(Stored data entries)
#####

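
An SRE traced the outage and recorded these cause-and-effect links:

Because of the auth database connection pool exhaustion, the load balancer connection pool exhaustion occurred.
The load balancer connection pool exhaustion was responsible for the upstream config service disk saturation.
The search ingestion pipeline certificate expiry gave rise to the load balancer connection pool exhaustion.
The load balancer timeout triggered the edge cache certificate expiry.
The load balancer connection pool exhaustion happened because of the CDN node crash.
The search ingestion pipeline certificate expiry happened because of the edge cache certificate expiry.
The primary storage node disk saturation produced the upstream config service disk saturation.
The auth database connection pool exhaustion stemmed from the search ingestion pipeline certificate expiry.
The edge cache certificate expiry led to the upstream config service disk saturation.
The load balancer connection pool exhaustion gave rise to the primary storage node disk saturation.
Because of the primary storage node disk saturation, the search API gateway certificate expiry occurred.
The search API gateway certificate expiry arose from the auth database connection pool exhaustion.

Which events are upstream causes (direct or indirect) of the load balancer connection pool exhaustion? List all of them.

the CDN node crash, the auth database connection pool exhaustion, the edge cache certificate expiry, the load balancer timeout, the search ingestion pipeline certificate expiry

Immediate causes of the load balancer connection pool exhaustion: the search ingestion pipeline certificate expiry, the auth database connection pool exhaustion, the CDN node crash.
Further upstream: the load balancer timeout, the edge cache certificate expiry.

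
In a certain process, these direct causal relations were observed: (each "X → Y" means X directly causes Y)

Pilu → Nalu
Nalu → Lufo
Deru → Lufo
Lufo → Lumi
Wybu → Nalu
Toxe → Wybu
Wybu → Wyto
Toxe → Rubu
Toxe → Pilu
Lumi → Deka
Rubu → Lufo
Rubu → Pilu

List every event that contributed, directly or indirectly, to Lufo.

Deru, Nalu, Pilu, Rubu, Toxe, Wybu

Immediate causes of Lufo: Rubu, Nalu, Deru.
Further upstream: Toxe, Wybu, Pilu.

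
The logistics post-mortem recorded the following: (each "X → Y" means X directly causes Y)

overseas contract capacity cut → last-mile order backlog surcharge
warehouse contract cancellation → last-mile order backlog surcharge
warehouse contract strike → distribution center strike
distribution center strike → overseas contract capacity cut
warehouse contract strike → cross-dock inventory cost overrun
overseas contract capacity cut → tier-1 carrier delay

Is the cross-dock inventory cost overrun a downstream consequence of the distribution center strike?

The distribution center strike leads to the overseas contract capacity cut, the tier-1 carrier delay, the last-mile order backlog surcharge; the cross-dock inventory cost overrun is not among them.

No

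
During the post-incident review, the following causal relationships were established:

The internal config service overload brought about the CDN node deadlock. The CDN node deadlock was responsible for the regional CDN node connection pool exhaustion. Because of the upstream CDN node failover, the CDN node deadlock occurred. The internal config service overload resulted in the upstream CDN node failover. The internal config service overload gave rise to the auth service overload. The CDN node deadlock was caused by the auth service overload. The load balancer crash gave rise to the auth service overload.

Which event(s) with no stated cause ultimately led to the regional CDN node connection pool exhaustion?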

#####

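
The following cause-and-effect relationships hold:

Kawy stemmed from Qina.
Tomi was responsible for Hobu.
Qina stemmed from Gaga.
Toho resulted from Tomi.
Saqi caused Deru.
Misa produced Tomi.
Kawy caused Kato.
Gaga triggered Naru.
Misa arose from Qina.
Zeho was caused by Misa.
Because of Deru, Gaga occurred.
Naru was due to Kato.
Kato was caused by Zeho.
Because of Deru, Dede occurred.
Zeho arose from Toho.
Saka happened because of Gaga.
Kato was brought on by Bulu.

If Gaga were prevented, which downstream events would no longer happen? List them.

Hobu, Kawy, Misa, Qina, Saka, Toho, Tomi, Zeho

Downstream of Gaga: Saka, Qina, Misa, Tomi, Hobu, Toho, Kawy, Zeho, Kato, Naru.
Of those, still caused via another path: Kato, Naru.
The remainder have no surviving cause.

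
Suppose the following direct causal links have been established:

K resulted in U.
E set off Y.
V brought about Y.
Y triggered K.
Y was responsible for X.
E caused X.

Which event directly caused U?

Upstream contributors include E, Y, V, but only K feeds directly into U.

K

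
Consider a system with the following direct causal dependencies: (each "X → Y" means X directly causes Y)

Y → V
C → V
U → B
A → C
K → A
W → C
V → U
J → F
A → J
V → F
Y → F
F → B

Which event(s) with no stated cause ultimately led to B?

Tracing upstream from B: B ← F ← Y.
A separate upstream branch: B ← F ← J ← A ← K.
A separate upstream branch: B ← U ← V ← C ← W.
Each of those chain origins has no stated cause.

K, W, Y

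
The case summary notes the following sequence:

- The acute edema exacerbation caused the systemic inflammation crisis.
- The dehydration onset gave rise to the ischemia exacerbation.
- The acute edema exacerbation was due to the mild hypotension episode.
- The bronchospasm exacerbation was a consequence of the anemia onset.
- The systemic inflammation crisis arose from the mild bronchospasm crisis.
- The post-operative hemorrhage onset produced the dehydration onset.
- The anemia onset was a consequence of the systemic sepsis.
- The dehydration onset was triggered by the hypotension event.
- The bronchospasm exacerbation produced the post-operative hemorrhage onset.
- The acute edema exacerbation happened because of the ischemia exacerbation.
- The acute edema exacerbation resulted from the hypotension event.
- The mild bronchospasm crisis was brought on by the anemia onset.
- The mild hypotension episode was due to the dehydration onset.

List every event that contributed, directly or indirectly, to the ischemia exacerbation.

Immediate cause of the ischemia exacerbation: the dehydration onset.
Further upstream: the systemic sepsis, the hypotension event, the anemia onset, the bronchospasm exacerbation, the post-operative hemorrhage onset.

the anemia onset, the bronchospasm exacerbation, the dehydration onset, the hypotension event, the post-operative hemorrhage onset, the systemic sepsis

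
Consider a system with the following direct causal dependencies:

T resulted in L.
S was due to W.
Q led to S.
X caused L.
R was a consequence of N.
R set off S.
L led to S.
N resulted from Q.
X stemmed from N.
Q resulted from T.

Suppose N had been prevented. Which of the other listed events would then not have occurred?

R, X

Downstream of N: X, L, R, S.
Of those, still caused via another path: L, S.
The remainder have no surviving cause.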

#####

## Exercise
As listed above, the lines from the line with "Which event directly caused U?" to the line with "Q resulted from T." are to be echoed exactly, with both ends included and nothing added.

## Written response
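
Which event directly caused U?

Upstream contributors include E, Y, V, but only K feeds directly into U.

K

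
Consider a system with the following direct causal dependencies: (each "X → Y" means X directly causes Y)

Y → V
C → V
U → B
A → C
K → A
W → C
V → U
J → F
A → J
V → F
Y → F
F → B

Which event(s) with no stated cause ultimately led to B?

Tracing upstream from B: B ← F ← Y.
A separate upstream branch: B ← F ← J ← A ← K.
A separate upstream branch: B ← U ← V ← C ← W.
Each of those chain origins has no stated cause.

K, W, Y

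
The case summary notes the following sequence:

- The acute edema exacerbation caused the systemic inflammation crisis.
- The dehydration onset gave rise to the ischemia exacerbation.
- The acute edema exacerbation was due to the mild hypotension episode.
- The bronchospasm exacerbation was a consequence of the anemia onset.
- The systemic inflammation crisis arose from the mild bronchospasm crisis.
- The post-operative hemorrhage onset produced the dehydration onset.
- The anemia onset was a consequence of the systemic sepsis.
- The dehydration onset was triggered by the hypotension event.
- The bronchospasm exacerbation produced the post-operative hemorrhage onset.
- The acute edema exacerbation happened because of the ischemia exacerbation.
- The acute edema exacerbation resulted from the hypotension event.
- The mild bronchospasm crisis was brought on by the anemia onset.
- The mild hypotension episode was due to the dehydration onset.

List every event that contributed, directly or indirectly, to the ischemia exacerbation.

Immediate cause of the ischemia exacerbation: the dehydration onset.
Further upstream: the systemic sepsis, the hypotension event, the anemia onset, the bronchospasm exacerbation, the post-operative hemorrhage onset.

the anemia onset, the bronchospasm exacerbation, the dehydration onset, the hypotension event, the post-operative hemorrhage onset, the systemic sepsis

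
Consider a system with the following direct causal dependencies:

T resulted in L.
S was due to W.
Q led to S.
X caused L.
R was a consequence of N.
R set off S.
L led to S.
N resulted from Q.
X stemmed from N.
Q resulted from T.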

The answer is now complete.